Collected data entries:

BEGIN

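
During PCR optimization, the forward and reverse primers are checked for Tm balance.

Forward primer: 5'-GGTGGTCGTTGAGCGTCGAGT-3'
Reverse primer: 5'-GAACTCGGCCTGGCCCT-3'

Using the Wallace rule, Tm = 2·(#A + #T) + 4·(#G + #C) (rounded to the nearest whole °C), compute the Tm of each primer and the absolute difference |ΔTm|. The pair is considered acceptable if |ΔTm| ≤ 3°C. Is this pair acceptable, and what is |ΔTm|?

Forward: A=2 T=6 G=10 C=3 → Tm = 2·8 + 4·13 = 68°C.
Reverse: A=2 T=3 G=5 C=7 → Tm = 2·5 + 4·12 = 58°C.
|ΔTm| = |68 − 58| = 10°C, > 3°C.

|ΔTm| = 10°C; the pair is not acceptable.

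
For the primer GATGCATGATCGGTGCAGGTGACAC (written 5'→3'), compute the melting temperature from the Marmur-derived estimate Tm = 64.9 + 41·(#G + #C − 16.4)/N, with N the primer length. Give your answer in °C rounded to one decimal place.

Base counts: A=6, T=5, G=9, C=5; G+C = 14, N = 25.
Tm = 64.9 + 41·(14 − 16.4)/25 = 64.9 + -98.40/25 = 61.0°C.

61.0°C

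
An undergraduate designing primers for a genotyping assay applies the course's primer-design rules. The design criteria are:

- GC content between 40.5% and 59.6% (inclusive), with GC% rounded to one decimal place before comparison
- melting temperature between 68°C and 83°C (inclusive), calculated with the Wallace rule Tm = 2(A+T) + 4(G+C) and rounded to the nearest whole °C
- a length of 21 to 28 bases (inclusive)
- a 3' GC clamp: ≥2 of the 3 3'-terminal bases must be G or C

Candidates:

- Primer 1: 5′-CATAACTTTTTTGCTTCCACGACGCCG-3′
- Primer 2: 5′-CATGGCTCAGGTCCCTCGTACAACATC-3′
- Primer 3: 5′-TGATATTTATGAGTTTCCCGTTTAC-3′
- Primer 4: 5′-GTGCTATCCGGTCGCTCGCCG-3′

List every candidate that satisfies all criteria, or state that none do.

Primer 1 only.

Primer 1 (27 nt, A=5 T=9 G=4 C=9): GC 13/27 = 48.1% ✓; Tm = 2·14 + 4·13 = 80°C ✓; length 27 ✓; 3' end CCG has 3 G/C ✓ — passes.
Primer 2 (27 nt, A=6 T=6 G=5 C=10): GC 15/27 = 55.6% ✓; Tm = 2·12 + 4·15 = 84°C, outside 68–83°C ✗; length 27 ✓; 3' end ATC has 1 G/C, need ≥2 ✗ — fails.
Primer 3 (25 nt, A=5 T=12 G=4 C=4): GC 8/25 = 32.0%, outside 40.5–59.6% ✗; Tm = 2·17 + 4·8 = 66°C, outside 68–83°C ✗; length 25 ✓; 3' end TAC has 1 G/C, need ≥2 ✗ — fails.
Primer 4 (21 nt, A=1 T=5 G=7 C=8): GC 15/21 = 71.4%, outside 40.5–59.6% ✗; Tm = 2·6 + 4·15 = 72°C ✓; length 21 ✓; 3' end CCG has 3 G/C ✓ — fails.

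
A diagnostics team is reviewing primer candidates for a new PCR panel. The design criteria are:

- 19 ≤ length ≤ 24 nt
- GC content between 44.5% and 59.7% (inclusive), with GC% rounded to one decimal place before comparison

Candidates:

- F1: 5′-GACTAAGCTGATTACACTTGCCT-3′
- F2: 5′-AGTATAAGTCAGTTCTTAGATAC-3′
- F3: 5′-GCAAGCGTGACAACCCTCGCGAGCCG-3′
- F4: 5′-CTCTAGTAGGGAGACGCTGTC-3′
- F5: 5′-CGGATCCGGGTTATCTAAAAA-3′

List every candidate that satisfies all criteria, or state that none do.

F4 only.

F1 (23 nt, A=6 T=7 G=4 C=6): length 23 ✓; GC 10/23 = 43.5%, outside 44.5–59.7% ✗ — fails.
F2 (23 nt, A=8 T=8 G=4 C=3): length 23 ✓; GC 7/23 = 30.4%, outside 44.5–59.7% ✗ — fails.
F3 (26 nt, A=6 T=2 G=8 C=10): length 26, outside 19–24 ✗; GC 18/26 = 69.2%, outside 44.5–59.7% ✗ — fails.
F4 (21 nt, A=4 T=5 G=7 C=5): length 21 ✓; GC 12/21 = 57.1% ✓ — passes.
F5 (21 nt, A=7 T=5 G=5 C=4): length 21 ✓; GC 9/21 = 42.9%, outside 44.5–59.7% ✗ — fails.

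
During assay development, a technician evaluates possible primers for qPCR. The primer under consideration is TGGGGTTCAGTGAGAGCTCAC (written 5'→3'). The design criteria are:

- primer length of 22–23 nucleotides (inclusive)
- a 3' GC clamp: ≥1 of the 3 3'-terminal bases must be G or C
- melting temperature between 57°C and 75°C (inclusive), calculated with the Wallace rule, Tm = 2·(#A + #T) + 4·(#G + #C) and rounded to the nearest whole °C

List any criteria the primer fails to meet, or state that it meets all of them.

Base counts: A=4, T=5, G=8, C=4 (length 21).
length: length 21, outside 22–23 ✗
GC clamp: 3' end CAC has 2 G/C ✓
Tm: Tm = 2·9 + 4·12 = 66°C ✓

Fails: length.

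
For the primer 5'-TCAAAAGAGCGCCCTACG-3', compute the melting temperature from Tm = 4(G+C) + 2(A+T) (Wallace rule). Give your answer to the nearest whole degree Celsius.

Base counts: A=6, T=2, G=4, C=6 (length 18).
Tm = 2·(6+2) + 4·(4+6) = 2·8 + 4·10 = 16 + 40 = 56°C.

56°C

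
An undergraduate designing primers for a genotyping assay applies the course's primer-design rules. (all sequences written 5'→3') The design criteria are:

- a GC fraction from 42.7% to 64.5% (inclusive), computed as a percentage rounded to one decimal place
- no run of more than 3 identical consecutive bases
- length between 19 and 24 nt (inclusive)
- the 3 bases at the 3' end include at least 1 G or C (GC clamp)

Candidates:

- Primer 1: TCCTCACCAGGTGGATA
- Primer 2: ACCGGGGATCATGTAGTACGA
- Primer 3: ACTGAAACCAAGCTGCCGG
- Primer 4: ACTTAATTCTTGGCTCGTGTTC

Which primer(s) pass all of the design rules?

Primer 3 only.

Primer 1 (17 nt, A=4 T=4 G=4 C=5): GC 9/17 = 52.9% ✓; longest run = 2 ✓; length 17, outside 19–24 ✗; 3' end ATA has 0 G/C, need ≥1 ✗ — fails.
Primer 2 (21 nt, A=6 T=4 G=7 C=4): GC 11/21 = 52.4% ✓; longest run = 4, exceeds 3 ✗; length 21 ✓; 3' end CGA has 2 G/C ✓ — fails.
Primer 3 (19 nt, A=6 T=2 G=5 C=6): GC 11/19 = 57.9% ✓; longest run = 3 ✓; length 19 ✓; 3' end CGG has 3 G/C ✓ — passes.
Primer 4 (22 nt, A=3 T=10 G=4 C=5): GC 9/22 = 40.9%, outside 42.7–64.5% ✗; longest run = 2 ✓; length 22 ✓; 3' end TTC has 1 G/C ✓ — fails.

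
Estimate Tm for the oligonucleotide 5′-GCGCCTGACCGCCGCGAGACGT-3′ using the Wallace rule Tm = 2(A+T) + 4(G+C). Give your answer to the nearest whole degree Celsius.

78°C

Base counts: A=3, T=2, G=8, C=9 (length 22).
Tm = 2·(3+2) + 4·(8+9) = 2·5 + 4·17 = 10 + 68 = 78°C.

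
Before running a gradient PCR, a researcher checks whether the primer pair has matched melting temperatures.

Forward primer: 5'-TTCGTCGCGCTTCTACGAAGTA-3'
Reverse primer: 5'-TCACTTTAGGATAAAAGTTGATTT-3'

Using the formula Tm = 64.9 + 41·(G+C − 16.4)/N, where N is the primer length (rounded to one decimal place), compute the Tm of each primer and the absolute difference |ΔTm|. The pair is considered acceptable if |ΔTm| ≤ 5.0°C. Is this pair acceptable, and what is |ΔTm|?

|ΔTm| = 7.7°C; the pair is not acceptable.

Forward: G+C = 11, N = 22 → Tm = 64.9 + 41·(11 − 16.4)/22 = 54.8°C.
Reverse: G+C = 6, N = 24 → Tm = 64.9 + 41·(6 − 16.4)/24 = 47.1°C.
|ΔTm| = |54.8 − 47.1| = 7.7°C, > 5.0°C.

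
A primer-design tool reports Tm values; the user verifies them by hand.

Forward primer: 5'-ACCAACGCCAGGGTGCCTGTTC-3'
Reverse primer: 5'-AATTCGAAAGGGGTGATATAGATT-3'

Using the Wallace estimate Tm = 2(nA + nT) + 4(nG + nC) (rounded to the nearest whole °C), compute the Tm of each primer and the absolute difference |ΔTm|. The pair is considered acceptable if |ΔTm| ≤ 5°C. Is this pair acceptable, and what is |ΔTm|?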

END

Requirement> The lines above from the one containing "- a GC fraction" through the one containing "- Primer 4: ACTTAATTCTTGGCTCGTGTTC" are to be set down exactly, and no others.

Written solution>
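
- a GC fraction from 42.7% to 64.5% (inclusive), computed as a percentage rounded to one decimal place
- no run of more than 3 identical consecutive bases
- length between 19 and 24 nt (inclusive)
- the 3 bases at the 3' end include at least 1 G or C (GC clamp)

Candidates:

- Primer 1: TCCTCACCAGGTGGATA
- Primer 2: ACCGGGGATCATGTAGTACGA
- Primer 3: ACTGAAACCAAGCTGCCGG
- Primer 4: ACTTAATTCTTGGCTCGTGTTC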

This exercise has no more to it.